### The problem
Each line of the records needs to come back exactly as written.

(Records shown begins)

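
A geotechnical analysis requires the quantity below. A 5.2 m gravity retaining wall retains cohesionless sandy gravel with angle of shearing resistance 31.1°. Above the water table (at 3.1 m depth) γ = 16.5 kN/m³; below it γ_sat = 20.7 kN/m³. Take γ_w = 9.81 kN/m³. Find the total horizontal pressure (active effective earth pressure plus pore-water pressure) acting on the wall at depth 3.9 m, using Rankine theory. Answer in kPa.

K_a = (1 − sin φ)/(1 + sin φ) = 0.3188.
γ' = 20.7 − 9.81 = 10.89 kN/m³.
Effective vertical stress at 3.9 m: σ'_v = 16.5×3.1 + 10.89×0.800 = 59.86 kPa.
σ'_h = K_a σ'_v = 0.3188 × 59.86 = 19.08 kPa; u = γ_w × 0.800 = 7.848 kPa.
Total σ_h = 19.08 + 7.848 = 26.93 kPa.

26.9 kPa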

(Records shown ends)

### Task response
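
A geotechnical analysis requires the quantity below. A 5.2 m gravity retaining wall retains cohesionless sandy gravel with angle of shearing resistance 31.1°. Above the water table (at 3.1 m depth) γ = 16.5 kN/m³; below it γ_sat = 20.7 kN/m³. Take γ_w = 9.81 kN/m³. Find the total horizontal pressure (active effective earth pressure plus pore-water pressure) acting on the wall at depth 3.9 m, using Rankine theory. Answer in kPa.

K_a = (1 − sin φ)/(1 + sin φ) = 0.3188.
γ' = 20.7 − 9.81 = 10.89 kN/m³.
Effective vertical stress at 3.9 m: σ'_v = 16.5×3.1 + 10.89×0.800 = 59.86 kPa.
σ'_h = K_a σ'_v = 0.3188 × 59.86 = 19.08 kPa; u = γ_w × 0.800 = 7.848 kPa.
Total σ_h = 19.08 + 7.848 = 26.93 kPa.

26.9 kPa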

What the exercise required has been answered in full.